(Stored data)

- - - -

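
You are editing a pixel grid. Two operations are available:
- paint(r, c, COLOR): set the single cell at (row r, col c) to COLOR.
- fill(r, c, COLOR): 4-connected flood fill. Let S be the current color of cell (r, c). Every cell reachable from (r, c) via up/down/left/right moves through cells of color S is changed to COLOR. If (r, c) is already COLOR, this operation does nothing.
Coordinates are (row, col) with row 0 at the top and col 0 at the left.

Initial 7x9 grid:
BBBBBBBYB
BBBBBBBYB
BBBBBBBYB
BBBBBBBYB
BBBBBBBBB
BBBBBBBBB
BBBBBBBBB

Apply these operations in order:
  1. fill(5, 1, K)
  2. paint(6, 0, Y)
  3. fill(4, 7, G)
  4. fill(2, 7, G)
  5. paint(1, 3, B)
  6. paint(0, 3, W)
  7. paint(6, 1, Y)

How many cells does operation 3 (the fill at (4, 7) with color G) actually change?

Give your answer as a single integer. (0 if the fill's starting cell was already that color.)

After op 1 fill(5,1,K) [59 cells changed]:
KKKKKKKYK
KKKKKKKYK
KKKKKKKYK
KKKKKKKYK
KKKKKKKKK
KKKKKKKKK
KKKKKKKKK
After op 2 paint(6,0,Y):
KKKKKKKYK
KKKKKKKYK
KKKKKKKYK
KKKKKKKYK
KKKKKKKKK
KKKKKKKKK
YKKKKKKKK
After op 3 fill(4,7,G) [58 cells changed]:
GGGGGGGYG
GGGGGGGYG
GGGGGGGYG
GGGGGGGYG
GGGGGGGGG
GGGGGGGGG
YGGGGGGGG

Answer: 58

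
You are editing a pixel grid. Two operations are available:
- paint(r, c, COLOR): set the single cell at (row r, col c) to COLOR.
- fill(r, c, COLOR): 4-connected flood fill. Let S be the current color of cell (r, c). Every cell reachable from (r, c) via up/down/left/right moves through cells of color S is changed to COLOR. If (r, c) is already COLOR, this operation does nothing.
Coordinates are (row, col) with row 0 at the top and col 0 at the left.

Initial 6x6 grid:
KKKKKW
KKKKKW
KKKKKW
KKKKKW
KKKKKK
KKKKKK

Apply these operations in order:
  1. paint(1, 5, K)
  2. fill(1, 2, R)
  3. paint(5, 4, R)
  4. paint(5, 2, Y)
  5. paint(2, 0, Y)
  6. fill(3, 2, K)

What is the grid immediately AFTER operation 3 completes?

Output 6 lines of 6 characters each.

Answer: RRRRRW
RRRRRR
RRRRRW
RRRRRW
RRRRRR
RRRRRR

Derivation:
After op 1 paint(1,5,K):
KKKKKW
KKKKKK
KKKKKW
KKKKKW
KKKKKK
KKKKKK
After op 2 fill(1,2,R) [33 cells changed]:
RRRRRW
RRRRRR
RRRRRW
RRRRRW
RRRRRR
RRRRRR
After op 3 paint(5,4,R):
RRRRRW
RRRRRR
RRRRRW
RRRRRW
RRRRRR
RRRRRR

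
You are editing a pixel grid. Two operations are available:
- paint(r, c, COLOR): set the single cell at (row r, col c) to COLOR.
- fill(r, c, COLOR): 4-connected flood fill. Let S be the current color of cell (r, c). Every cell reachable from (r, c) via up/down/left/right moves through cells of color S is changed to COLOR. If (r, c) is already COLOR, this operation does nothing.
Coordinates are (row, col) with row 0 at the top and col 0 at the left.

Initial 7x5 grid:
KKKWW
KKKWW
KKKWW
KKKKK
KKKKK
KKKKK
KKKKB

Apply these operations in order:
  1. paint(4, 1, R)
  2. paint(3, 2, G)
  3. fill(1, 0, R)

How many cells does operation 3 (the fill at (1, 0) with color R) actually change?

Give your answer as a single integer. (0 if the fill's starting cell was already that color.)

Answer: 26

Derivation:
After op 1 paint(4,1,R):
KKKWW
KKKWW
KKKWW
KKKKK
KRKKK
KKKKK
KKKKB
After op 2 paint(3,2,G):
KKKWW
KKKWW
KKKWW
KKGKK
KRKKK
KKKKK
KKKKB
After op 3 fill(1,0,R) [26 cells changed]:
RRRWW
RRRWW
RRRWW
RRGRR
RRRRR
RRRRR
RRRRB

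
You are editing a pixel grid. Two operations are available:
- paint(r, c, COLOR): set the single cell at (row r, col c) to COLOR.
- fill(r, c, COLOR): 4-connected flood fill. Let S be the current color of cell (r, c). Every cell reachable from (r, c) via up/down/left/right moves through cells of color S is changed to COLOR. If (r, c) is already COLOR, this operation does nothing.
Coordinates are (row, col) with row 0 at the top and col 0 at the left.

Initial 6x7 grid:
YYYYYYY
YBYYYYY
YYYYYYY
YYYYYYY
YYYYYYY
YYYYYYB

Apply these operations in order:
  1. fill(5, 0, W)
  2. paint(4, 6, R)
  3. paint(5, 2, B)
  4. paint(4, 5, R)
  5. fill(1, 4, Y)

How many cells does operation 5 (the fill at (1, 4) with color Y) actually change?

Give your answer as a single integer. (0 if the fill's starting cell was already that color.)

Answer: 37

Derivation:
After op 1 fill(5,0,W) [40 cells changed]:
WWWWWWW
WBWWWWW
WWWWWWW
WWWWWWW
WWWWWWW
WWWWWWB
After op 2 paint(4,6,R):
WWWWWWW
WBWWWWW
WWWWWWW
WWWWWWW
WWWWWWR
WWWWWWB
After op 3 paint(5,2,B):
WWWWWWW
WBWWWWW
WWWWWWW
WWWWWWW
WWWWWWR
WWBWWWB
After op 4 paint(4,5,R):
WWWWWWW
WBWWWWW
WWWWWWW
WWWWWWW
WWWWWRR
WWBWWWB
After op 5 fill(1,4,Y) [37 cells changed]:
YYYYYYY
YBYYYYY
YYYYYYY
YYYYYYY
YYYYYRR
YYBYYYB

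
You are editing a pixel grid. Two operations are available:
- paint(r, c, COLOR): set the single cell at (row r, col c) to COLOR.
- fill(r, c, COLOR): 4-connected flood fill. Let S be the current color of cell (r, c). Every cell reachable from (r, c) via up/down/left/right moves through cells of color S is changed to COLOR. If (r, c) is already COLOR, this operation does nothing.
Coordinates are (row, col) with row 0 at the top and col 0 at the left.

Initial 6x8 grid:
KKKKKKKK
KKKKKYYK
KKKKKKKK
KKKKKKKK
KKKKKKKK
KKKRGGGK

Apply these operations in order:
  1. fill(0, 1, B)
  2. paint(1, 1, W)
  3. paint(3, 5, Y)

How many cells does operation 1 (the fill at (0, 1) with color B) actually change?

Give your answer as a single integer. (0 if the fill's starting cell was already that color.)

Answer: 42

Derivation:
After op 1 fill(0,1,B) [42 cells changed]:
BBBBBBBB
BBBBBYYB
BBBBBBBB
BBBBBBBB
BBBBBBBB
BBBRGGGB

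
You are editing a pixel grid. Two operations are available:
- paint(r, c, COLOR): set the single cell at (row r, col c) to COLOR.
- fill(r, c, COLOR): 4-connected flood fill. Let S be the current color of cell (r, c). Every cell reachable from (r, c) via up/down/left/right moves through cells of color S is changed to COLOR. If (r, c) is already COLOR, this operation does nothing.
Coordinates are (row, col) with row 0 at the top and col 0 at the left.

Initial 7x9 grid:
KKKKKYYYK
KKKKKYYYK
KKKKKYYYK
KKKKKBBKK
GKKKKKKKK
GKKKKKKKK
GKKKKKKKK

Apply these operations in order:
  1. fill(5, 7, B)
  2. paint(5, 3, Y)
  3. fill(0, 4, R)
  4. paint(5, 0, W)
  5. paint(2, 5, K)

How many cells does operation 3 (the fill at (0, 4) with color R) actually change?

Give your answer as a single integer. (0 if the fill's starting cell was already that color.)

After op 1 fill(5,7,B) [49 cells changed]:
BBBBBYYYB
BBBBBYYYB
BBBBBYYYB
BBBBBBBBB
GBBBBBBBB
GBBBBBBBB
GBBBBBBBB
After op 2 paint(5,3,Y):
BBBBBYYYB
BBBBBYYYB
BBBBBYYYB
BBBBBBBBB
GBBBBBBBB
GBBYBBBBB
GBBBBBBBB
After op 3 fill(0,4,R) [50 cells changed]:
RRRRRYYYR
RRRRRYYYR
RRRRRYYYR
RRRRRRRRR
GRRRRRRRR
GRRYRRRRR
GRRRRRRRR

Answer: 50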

- - - -

TASK DESCRIPTION
For each line above that includes "actually", copy the line.

RESULT OF THE EXERCISE
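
How many cells does operation 3 (the fill at (4, 7) with color G) actually change?
How many cells does operation 3 (the fill at (1, 0) with color R) actually change?
How many cells does operation 5 (the fill at (1, 4) with color Y) actually change?
How many cells does operation 1 (the fill at (0, 1) with color B) actually change?
How many cells does operation 3 (the fill at (0, 4) with color R) actually change?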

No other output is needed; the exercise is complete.